BEGIN

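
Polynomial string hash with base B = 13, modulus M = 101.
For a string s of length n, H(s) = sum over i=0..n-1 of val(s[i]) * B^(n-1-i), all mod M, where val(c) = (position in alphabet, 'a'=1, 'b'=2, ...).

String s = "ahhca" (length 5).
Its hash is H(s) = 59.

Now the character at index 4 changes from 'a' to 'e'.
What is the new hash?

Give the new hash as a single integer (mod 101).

val('a') = 1, val('e') = 5
Position k = 4, exponent = n-1-k = 0
B^0 mod M = 13^0 mod 101 = 1
Delta = (5 - 1) * 1 mod 101 = 4
New hash = (59 + 4) mod 101 = 63

Answer: 63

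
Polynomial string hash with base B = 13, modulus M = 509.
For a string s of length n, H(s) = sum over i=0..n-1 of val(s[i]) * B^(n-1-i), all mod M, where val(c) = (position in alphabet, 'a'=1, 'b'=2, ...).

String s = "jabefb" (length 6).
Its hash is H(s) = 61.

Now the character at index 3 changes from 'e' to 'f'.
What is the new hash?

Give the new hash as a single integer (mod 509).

Answer: 230

Derivation:
val('e') = 5, val('f') = 6
Position k = 3, exponent = n-1-k = 2
B^2 mod M = 13^2 mod 509 = 169
Delta = (6 - 5) * 169 mod 509 = 169
New hash = (61 + 169) mod 509 = 230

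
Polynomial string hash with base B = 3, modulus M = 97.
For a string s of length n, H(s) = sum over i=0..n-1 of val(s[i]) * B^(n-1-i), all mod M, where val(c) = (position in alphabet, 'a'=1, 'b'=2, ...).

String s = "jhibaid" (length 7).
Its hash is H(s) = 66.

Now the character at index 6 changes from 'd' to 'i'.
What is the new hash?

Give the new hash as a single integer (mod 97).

Answer: 71

Derivation:
val('d') = 4, val('i') = 9
Position k = 6, exponent = n-1-k = 0
B^0 mod M = 3^0 mod 97 = 1
Delta = (9 - 4) * 1 mod 97 = 5
New hash = (66 + 5) mod 97 = 71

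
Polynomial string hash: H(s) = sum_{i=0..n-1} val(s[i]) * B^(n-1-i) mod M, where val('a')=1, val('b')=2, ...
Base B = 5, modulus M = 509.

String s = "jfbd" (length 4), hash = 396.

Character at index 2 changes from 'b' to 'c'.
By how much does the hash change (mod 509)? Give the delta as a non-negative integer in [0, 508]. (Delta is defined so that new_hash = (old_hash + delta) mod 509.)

Delta formula: (val(new) - val(old)) * B^(n-1-k) mod M
  val('c') - val('b') = 3 - 2 = 1
  B^(n-1-k) = 5^1 mod 509 = 5
  Delta = 1 * 5 mod 509 = 5

Answer: 5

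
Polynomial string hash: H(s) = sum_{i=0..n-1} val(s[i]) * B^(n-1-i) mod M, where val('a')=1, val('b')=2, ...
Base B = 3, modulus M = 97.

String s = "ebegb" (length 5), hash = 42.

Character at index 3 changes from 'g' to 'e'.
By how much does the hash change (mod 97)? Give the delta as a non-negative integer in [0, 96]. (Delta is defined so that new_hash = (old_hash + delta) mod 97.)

Delta formula: (val(new) - val(old)) * B^(n-1-k) mod M
  val('e') - val('g') = 5 - 7 = -2
  B^(n-1-k) = 3^1 mod 97 = 3
  Delta = -2 * 3 mod 97 = 91

Answer: 91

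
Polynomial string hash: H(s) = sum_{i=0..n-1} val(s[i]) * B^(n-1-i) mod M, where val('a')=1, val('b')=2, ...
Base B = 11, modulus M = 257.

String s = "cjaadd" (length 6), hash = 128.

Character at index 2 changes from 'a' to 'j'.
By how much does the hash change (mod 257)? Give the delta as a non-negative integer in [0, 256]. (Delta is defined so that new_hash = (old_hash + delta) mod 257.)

Delta formula: (val(new) - val(old)) * B^(n-1-k) mod M
  val('j') - val('a') = 10 - 1 = 9
  B^(n-1-k) = 11^3 mod 257 = 46
  Delta = 9 * 46 mod 257 = 157

Answer: 157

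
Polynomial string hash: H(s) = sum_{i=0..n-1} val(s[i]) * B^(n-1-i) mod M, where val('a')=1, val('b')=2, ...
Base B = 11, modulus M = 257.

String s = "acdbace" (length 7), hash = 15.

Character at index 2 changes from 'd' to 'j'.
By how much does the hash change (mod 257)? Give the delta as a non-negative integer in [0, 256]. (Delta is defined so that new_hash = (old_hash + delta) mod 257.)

Delta formula: (val(new) - val(old)) * B^(n-1-k) mod M
  val('j') - val('d') = 10 - 4 = 6
  B^(n-1-k) = 11^4 mod 257 = 249
  Delta = 6 * 249 mod 257 = 209

Answer: 209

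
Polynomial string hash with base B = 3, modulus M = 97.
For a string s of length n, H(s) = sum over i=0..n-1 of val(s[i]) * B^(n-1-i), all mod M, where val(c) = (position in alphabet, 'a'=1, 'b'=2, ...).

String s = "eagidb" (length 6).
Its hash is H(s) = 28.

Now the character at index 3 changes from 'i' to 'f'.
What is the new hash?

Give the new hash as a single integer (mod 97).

Answer: 1

Derivation:
val('i') = 9, val('f') = 6
Position k = 3, exponent = n-1-k = 2
B^2 mod M = 3^2 mod 97 = 9
Delta = (6 - 9) * 9 mod 97 = 70
New hash = (28 + 70) mod 97 = 1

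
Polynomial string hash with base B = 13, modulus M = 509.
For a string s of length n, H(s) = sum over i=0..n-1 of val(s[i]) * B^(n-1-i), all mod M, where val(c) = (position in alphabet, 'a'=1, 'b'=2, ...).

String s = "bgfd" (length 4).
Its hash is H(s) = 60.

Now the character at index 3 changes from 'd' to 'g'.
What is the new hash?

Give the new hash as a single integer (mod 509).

val('d') = 4, val('g') = 7
Position k = 3, exponent = n-1-k = 0
B^0 mod M = 13^0 mod 509 = 1
Delta = (7 - 4) * 1 mod 509 = 3
New hash = (60 + 3) mod 509 = 63

Answer: 63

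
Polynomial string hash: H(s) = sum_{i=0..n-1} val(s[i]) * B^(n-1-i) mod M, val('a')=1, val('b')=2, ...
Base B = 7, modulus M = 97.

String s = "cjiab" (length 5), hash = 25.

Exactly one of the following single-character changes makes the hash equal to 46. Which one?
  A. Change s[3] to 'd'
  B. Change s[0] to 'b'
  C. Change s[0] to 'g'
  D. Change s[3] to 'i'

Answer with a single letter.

Answer: A

Derivation:
Option A: s[3]='a'->'d', delta=(4-1)*7^1 mod 97 = 21, hash=25+21 mod 97 = 46 <-- target
Option B: s[0]='c'->'b', delta=(2-3)*7^4 mod 97 = 24, hash=25+24 mod 97 = 49
Option C: s[0]='c'->'g', delta=(7-3)*7^4 mod 97 = 1, hash=25+1 mod 97 = 26
Option D: s[3]='a'->'i', delta=(9-1)*7^1 mod 97 = 56, hash=25+56 mod 97 = 81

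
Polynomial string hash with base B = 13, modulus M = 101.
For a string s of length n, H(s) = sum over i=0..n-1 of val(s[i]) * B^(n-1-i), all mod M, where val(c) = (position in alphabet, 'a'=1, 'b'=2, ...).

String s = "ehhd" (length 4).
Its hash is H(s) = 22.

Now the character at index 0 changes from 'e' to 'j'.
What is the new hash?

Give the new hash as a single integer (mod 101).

val('e') = 5, val('j') = 10
Position k = 0, exponent = n-1-k = 3
B^3 mod M = 13^3 mod 101 = 76
Delta = (10 - 5) * 76 mod 101 = 77
New hash = (22 + 77) mod 101 = 99

Answer: 99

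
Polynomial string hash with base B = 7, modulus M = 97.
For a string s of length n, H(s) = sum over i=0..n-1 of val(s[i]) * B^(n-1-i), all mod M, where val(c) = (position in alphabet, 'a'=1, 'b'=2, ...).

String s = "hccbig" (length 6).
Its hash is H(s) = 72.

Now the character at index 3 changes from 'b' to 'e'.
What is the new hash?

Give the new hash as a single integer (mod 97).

val('b') = 2, val('e') = 5
Position k = 3, exponent = n-1-k = 2
B^2 mod M = 7^2 mod 97 = 49
Delta = (5 - 2) * 49 mod 97 = 50
New hash = (72 + 50) mod 97 = 25

Answer: 25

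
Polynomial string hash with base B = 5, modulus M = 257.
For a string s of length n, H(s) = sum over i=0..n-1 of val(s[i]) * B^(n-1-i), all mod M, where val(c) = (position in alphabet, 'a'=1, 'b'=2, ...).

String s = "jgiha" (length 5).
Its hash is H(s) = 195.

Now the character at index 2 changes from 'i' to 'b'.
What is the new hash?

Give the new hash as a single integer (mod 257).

val('i') = 9, val('b') = 2
Position k = 2, exponent = n-1-k = 2
B^2 mod M = 5^2 mod 257 = 25
Delta = (2 - 9) * 25 mod 257 = 82
New hash = (195 + 82) mod 257 = 20

Answer: 20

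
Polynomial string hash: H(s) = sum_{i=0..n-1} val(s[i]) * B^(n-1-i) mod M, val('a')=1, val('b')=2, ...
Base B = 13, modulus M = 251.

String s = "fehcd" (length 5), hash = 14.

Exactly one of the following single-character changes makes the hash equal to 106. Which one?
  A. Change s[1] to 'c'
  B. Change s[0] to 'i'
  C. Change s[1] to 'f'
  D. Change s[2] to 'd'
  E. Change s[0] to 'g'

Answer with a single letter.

Option A: s[1]='e'->'c', delta=(3-5)*13^3 mod 251 = 124, hash=14+124 mod 251 = 138
Option B: s[0]='f'->'i', delta=(9-6)*13^4 mod 251 = 92, hash=14+92 mod 251 = 106 <-- target
Option C: s[1]='e'->'f', delta=(6-5)*13^3 mod 251 = 189, hash=14+189 mod 251 = 203
Option D: s[2]='h'->'d', delta=(4-8)*13^2 mod 251 = 77, hash=14+77 mod 251 = 91
Option E: s[0]='f'->'g', delta=(7-6)*13^4 mod 251 = 198, hash=14+198 mod 251 = 212

Answer: B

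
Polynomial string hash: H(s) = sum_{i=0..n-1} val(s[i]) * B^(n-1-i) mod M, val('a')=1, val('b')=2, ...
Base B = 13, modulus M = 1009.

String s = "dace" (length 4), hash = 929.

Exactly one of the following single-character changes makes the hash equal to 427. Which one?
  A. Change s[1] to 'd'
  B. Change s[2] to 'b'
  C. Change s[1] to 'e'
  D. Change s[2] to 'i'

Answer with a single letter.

Option A: s[1]='a'->'d', delta=(4-1)*13^2 mod 1009 = 507, hash=929+507 mod 1009 = 427 <-- target
Option B: s[2]='c'->'b', delta=(2-3)*13^1 mod 1009 = 996, hash=929+996 mod 1009 = 916
Option C: s[1]='a'->'e', delta=(5-1)*13^2 mod 1009 = 676, hash=929+676 mod 1009 = 596
Option D: s[2]='c'->'i', delta=(9-3)*13^1 mod 1009 = 78, hash=929+78 mod 1009 = 1007

Answer: A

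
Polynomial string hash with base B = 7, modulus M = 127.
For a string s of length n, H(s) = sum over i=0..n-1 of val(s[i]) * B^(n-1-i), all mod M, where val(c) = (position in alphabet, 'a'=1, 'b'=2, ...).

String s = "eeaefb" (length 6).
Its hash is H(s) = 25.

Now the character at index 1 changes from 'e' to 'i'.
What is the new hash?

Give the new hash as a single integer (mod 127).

val('e') = 5, val('i') = 9
Position k = 1, exponent = n-1-k = 4
B^4 mod M = 7^4 mod 127 = 115
Delta = (9 - 5) * 115 mod 127 = 79
New hash = (25 + 79) mod 127 = 104

Answer: 104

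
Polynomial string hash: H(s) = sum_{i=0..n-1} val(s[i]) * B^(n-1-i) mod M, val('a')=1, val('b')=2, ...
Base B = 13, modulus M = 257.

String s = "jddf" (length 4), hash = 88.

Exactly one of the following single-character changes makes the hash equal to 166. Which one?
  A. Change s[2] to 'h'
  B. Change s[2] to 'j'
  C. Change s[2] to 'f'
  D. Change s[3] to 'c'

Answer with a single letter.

Answer: B

Derivation:
Option A: s[2]='d'->'h', delta=(8-4)*13^1 mod 257 = 52, hash=88+52 mod 257 = 140
Option B: s[2]='d'->'j', delta=(10-4)*13^1 mod 257 = 78, hash=88+78 mod 257 = 166 <-- target
Option C: s[2]='d'->'f', delta=(6-4)*13^1 mod 257 = 26, hash=88+26 mod 257 = 114
Option D: s[3]='f'->'c', delta=(3-6)*13^0 mod 257 = 254, hash=88+254 mod 257 = 85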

END

## WORK INSTRUCTIONS:
Within the listing above, filter for lines holding the string "Exactly" and copy each one.

## SOLUTION TO THIS PROBLEM:
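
Exactly one of the following single-character changes makes the hash equal to 46. Which one?
Exactly one of the following single-character changes makes the hash equal to 106. Which one?
Exactly one of the following single-character changes makes the hash equal to 427. Which one?
Exactly one of the following single-character changes makes the hash equal to 166. Which one?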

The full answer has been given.